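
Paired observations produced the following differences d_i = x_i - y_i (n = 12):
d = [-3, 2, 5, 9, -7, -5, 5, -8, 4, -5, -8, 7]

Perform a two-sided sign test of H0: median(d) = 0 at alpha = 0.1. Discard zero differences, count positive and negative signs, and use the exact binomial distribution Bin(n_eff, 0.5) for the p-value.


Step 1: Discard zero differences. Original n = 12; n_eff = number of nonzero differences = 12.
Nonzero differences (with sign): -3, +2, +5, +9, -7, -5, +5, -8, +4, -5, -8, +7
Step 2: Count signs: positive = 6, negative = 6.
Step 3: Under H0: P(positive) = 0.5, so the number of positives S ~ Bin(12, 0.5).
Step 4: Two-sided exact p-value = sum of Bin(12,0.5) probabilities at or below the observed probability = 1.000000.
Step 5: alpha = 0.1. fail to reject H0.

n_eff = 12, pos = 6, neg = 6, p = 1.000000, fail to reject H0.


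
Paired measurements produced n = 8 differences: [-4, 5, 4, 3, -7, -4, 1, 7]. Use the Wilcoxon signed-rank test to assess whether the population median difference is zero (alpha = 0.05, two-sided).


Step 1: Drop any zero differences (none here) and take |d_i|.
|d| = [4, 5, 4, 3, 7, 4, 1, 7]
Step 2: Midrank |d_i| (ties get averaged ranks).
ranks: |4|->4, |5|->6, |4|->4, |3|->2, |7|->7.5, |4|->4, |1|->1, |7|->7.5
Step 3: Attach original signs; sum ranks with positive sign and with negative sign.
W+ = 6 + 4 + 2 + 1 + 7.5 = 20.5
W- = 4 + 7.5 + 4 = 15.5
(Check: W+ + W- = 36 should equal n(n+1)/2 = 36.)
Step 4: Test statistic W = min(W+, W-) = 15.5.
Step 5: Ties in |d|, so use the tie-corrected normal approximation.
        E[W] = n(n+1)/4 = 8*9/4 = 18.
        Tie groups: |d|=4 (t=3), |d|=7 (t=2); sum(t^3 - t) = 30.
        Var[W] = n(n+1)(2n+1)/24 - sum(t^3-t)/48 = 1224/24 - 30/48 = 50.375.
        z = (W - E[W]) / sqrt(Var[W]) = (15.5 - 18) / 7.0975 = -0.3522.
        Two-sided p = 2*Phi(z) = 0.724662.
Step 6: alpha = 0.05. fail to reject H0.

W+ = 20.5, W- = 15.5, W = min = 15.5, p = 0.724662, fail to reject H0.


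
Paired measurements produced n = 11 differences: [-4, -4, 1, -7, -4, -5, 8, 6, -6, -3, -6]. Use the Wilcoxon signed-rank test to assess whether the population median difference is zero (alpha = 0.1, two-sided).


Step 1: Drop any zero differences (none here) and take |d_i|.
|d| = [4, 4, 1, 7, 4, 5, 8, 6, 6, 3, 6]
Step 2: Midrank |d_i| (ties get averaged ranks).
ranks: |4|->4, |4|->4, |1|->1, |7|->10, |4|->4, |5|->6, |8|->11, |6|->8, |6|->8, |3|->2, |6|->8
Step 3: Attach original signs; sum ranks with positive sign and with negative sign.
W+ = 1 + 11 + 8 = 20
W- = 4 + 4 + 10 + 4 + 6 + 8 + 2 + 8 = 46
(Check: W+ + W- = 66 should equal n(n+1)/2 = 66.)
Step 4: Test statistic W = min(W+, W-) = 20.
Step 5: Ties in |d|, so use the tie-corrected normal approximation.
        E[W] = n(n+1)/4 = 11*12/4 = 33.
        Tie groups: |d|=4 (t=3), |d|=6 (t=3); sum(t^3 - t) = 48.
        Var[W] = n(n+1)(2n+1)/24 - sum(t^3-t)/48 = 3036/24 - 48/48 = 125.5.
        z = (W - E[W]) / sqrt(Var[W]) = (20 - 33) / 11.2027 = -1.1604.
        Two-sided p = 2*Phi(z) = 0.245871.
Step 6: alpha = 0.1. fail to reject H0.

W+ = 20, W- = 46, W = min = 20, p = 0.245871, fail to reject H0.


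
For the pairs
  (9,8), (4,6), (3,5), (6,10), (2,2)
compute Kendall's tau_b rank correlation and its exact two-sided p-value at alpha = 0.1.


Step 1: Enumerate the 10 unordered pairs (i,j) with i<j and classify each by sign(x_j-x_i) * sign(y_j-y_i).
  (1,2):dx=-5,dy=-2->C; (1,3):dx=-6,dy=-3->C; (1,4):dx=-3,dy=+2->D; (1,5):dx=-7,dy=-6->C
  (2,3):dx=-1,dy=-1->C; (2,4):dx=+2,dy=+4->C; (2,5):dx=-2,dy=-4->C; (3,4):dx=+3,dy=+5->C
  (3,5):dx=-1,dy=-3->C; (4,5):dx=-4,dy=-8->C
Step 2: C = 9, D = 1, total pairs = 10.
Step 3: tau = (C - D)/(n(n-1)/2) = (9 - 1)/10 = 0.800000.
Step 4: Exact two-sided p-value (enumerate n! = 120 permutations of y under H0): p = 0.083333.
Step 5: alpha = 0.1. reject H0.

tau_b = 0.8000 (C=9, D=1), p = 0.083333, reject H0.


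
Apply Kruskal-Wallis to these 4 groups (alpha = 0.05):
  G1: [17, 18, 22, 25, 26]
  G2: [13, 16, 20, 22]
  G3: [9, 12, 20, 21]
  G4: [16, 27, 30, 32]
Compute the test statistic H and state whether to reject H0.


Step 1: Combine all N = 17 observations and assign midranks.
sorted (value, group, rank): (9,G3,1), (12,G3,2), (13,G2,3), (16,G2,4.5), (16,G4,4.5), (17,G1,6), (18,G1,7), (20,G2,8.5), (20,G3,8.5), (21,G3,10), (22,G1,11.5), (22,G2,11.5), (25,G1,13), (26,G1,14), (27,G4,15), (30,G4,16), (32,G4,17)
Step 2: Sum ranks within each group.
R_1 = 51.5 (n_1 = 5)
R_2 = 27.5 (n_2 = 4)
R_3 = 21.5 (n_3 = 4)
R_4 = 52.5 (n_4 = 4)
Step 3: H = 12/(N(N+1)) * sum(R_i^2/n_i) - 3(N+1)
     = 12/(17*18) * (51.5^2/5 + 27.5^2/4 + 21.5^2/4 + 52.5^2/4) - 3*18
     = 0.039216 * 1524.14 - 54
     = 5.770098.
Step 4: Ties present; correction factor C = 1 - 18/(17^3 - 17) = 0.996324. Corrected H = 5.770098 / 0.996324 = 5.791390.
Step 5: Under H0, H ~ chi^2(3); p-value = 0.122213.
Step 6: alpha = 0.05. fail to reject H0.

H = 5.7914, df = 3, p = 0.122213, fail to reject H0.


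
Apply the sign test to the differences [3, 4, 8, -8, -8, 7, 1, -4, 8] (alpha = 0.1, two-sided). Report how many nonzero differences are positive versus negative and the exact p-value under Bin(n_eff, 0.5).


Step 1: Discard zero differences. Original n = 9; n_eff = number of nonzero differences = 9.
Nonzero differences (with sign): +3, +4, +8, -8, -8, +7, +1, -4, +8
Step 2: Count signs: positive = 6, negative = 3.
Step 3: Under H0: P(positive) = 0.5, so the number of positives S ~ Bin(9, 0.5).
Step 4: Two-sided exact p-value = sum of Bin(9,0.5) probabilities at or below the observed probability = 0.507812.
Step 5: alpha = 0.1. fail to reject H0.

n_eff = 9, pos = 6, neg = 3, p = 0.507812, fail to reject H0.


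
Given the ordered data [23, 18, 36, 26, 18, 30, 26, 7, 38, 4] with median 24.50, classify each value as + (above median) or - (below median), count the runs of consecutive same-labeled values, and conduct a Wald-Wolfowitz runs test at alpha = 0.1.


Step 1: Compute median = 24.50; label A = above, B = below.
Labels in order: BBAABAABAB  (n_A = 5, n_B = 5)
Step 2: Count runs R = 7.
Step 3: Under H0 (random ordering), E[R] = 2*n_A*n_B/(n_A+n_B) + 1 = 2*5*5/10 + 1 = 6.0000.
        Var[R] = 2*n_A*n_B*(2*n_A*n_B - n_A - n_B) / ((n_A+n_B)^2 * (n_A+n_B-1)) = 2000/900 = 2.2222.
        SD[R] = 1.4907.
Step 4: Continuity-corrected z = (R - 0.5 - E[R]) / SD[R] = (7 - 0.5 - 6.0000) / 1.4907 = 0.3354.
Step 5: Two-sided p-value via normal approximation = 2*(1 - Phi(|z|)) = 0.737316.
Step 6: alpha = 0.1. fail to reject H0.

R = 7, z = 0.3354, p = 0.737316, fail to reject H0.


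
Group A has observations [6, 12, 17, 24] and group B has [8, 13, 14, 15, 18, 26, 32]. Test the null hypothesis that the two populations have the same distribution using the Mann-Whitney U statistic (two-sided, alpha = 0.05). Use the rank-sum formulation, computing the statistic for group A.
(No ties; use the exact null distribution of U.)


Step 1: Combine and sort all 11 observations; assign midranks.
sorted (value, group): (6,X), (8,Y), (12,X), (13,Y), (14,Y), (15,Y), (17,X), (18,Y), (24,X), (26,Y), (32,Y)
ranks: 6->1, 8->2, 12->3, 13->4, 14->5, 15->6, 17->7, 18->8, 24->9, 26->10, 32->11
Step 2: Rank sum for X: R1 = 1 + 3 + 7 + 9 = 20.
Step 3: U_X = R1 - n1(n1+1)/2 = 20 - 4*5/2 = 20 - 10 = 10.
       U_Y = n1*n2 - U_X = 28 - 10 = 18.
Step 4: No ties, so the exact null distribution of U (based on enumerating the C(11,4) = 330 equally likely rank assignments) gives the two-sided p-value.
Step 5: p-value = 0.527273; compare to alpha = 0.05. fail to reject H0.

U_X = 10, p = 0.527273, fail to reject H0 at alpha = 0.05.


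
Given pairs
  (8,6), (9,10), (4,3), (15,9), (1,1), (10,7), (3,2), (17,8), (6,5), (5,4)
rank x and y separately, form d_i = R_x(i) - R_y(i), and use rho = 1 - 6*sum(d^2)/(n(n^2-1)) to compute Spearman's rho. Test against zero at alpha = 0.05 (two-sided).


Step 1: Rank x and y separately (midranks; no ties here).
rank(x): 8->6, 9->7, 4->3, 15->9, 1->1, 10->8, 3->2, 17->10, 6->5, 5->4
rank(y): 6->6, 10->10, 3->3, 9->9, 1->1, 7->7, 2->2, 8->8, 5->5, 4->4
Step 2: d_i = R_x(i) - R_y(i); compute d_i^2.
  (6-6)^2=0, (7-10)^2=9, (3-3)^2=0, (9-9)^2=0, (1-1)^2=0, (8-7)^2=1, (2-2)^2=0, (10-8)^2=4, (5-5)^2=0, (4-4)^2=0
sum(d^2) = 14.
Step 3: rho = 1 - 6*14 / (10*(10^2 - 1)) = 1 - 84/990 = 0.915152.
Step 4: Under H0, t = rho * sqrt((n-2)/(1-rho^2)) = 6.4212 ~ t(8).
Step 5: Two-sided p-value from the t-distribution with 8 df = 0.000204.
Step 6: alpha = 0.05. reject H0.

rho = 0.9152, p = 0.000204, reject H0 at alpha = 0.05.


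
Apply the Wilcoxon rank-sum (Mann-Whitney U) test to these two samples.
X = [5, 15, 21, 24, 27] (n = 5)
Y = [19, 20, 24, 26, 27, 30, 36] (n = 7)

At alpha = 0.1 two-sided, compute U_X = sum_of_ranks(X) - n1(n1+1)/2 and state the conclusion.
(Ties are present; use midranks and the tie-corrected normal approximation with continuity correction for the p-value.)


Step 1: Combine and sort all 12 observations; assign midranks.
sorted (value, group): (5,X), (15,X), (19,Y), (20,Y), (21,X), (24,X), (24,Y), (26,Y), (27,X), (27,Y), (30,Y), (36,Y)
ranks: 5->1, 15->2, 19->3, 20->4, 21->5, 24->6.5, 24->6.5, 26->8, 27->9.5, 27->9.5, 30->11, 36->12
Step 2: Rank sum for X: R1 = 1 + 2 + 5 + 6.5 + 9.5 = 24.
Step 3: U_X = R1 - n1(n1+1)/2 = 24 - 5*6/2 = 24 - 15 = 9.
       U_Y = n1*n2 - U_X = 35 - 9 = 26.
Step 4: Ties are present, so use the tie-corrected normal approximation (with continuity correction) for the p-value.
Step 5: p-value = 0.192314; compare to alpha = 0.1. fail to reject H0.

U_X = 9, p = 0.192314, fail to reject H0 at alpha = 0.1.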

━━━━━━━━

From the records above, copy only the lines starting with the line that holds "Given the ordered" and going on through the line that holds "Group A has", exactly as written.

• PROBLEM SOLUTION:
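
Given the ordered data [23, 18, 36, 26, 18, 30, 26, 7, 38, 4] with median 24.50, classify each value as + (above median) or - (below median), count the runs of consecutive same-labeled values, and conduct a Wald-Wolfowitz runs test at alpha = 0.1.


Step 1: Compute median = 24.50; label A = above, B = below.
Labels in order: BBAABAABAB  (n_A = 5, n_B = 5)
Step 2: Count runs R = 7.
Step 3: Under H0 (random ordering), E[R] = 2*n_A*n_B/(n_A+n_B) + 1 = 2*5*5/10 + 1 = 6.0000.
        Var[R] = 2*n_A*n_B*(2*n_A*n_B - n_A - n_B) / ((n_A+n_B)^2 * (n_A+n_B-1)) = 2000/900 = 2.2222.
        SD[R] = 1.4907.
Step 4: Continuity-corrected z = (R - 0.5 - E[R]) / SD[R] = (7 - 0.5 - 6.0000) / 1.4907 = 0.3354.
Step 5: Two-sided p-value via normal approximation = 2*(1 - Phi(|z|)) = 0.737316.
Step 6: alpha = 0.1. fail to reject H0.

R = 7, z = 0.3354, p = 0.737316, fail to reject H0.


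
Group A has observations [6, 12, 17, 24] and group B has [8, 13, 14, 15, 18, 26, 32]. Test the null hypothesis that the two populations have the same distribution using the Mann-Whitney U statistic (two-sided, alpha = 0.05). Use the rank-sum formulation, computing the statistic for group A.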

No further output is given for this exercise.